[Records from a collection]
=== Section Start ===

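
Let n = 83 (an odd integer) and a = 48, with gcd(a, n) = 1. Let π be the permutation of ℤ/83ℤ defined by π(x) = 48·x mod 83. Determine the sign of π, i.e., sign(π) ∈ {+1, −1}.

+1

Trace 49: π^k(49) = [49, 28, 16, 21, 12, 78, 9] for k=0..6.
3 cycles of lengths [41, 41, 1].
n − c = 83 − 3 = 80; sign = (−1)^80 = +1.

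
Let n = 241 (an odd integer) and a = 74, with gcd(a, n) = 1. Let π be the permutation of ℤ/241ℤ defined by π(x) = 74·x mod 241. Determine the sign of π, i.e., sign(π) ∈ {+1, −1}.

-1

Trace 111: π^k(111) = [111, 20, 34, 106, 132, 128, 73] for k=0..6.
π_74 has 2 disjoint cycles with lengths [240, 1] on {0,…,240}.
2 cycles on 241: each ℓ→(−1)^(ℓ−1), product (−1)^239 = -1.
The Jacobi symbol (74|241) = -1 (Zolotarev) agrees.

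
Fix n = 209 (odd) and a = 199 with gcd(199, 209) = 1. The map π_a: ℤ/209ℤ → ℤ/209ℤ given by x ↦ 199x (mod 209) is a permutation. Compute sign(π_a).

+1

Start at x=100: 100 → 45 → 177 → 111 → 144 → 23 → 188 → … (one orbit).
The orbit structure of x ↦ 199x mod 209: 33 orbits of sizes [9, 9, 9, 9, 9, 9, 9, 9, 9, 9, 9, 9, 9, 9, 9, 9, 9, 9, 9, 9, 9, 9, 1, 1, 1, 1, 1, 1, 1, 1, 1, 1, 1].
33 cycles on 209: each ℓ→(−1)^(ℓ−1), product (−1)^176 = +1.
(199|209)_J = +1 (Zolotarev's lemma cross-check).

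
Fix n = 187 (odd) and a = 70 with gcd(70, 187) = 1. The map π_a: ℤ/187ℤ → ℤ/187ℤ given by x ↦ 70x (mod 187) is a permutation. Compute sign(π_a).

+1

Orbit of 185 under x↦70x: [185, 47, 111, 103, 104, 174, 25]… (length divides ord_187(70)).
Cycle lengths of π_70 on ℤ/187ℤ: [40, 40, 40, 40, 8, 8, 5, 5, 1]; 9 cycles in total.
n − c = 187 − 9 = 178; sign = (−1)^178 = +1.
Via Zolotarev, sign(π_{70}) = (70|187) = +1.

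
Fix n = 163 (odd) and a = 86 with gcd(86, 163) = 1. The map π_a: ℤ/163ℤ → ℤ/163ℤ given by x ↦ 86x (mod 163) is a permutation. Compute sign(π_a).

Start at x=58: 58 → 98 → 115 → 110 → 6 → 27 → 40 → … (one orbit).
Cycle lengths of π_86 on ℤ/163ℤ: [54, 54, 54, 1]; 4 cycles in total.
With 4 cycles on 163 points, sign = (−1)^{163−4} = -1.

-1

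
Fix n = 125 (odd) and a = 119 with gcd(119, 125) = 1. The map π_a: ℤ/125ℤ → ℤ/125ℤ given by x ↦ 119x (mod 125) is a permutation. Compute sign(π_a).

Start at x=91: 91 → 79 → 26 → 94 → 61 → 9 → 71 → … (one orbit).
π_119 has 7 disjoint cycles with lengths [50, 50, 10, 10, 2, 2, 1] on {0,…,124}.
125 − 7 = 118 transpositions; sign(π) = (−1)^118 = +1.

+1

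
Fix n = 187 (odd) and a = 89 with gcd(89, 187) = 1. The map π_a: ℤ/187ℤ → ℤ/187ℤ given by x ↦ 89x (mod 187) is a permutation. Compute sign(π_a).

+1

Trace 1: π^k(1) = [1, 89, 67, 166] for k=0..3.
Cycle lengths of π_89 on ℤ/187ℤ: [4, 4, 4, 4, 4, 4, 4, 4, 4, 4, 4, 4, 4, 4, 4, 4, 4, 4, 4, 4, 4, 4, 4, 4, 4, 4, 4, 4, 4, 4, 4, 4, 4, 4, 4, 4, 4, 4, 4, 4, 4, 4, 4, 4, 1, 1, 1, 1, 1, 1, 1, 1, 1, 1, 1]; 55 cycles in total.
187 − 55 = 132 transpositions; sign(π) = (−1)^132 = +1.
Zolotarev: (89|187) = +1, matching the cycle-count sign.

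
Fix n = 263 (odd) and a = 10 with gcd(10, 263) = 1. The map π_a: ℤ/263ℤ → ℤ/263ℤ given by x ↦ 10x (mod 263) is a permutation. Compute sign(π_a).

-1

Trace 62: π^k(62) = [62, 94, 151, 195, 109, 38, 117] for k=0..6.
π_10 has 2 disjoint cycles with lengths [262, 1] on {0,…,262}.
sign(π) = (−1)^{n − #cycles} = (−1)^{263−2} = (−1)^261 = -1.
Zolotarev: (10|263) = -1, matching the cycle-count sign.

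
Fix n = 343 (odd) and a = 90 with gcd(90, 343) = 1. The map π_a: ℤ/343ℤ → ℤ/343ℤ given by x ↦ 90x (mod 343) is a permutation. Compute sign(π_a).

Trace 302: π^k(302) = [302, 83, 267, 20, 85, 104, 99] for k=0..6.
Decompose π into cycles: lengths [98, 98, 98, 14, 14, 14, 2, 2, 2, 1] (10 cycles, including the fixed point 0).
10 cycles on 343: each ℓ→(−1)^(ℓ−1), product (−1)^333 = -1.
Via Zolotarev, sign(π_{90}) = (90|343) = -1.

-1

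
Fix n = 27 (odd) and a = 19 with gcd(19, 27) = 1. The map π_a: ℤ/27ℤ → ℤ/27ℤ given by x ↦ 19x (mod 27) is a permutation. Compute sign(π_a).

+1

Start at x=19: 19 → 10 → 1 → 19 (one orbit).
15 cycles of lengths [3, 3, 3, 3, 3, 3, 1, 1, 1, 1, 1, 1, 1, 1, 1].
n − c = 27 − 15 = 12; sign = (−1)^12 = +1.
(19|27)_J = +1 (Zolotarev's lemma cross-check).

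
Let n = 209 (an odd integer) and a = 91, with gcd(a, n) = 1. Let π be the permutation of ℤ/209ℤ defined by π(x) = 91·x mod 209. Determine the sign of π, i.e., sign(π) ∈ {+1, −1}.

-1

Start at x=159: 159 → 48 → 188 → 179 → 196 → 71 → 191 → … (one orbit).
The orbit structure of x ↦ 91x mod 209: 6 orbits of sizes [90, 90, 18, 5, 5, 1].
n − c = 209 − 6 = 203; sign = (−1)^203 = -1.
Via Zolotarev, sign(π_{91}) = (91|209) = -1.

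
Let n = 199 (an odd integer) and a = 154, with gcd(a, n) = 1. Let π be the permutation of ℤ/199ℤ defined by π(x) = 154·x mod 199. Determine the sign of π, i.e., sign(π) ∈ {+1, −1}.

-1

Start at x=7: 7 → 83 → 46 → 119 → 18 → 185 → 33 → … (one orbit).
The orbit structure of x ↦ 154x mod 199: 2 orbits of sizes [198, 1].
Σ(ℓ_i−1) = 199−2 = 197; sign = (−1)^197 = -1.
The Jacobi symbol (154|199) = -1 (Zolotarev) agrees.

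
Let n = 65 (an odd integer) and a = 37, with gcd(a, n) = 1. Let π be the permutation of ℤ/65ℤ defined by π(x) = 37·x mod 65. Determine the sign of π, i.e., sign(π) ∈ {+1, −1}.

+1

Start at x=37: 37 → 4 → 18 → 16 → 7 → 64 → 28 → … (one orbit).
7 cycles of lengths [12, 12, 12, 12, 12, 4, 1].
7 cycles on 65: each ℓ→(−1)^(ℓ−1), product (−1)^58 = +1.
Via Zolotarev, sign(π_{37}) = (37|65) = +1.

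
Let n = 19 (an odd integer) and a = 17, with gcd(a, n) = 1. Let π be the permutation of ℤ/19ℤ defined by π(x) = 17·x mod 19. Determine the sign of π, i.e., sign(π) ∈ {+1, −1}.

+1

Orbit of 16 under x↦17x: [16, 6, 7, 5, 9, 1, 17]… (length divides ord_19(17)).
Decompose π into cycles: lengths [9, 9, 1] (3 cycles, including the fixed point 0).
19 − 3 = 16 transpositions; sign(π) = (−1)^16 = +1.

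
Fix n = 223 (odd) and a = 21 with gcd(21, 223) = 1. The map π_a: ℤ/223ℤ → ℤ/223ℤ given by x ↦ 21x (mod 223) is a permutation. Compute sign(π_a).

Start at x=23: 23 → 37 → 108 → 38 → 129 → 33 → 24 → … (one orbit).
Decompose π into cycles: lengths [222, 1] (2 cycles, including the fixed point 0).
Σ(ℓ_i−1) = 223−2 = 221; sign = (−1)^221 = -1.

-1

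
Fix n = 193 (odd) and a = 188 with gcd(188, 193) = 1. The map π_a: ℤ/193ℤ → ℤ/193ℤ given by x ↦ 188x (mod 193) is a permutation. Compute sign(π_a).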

=== Section End ===

Your assignment: Print exactly the lines of the records from the one containing "Let n = 65 (an" through the end, and nothing besides them.

Result of the exercise:
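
Let n = 65 (an odd integer) and a = 37, with gcd(a, n) = 1. Let π be the permutation of ℤ/65ℤ defined by π(x) = 37·x mod 65. Determine the sign of π, i.e., sign(π) ∈ {+1, −1}.

+1

Start at x=37: 37 → 4 → 18 → 16 → 7 → 64 → 28 → … (one orbit).
7 cycles of lengths [12, 12, 12, 12, 12, 4, 1].
7 cycles on 65: each ℓ→(−1)^(ℓ−1), product (−1)^58 = +1.
Via Zolotarev, sign(π_{37}) = (37|65) = +1.

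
Let n = 19 (an odd integer) and a = 17, with gcd(a, n) = 1. Let π be the permutation of ℤ/19ℤ defined by π(x) = 17·x mod 19. Determine the sign of π, i.e., sign(π) ∈ {+1, −1}.

+1

Orbit of 16 under x↦17x: [16, 6, 7, 5, 9, 1, 17]… (length divides ord_19(17)).
Decompose π into cycles: lengths [9, 9, 1] (3 cycles, including the fixed point 0).
19 − 3 = 16 transpositions; sign(π) = (−1)^16 = +1.

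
Fix n = 223 (odd) and a = 21 with gcd(21, 223) = 1. The map π_a: ℤ/223ℤ → ℤ/223ℤ given by x ↦ 21x (mod 223) is a permutation. Compute sign(π_a).

Start at x=23: 23 → 37 → 108 → 38 → 129 → 33 → 24 → … (one orbit).
Decompose π into cycles: lengths [222, 1] (2 cycles, including the fixed point 0).
Σ(ℓ_i−1) = 223−2 = 221; sign = (−1)^221 = -1.

-1

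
Fix n = 193 (odd) and a = 188 with gcd(188, 193) = 1. The map π_a: ℤ/193ℤ → ℤ/193ℤ given by x ↦ 188x (mod 193) is a permutation. Compute sign(π_a).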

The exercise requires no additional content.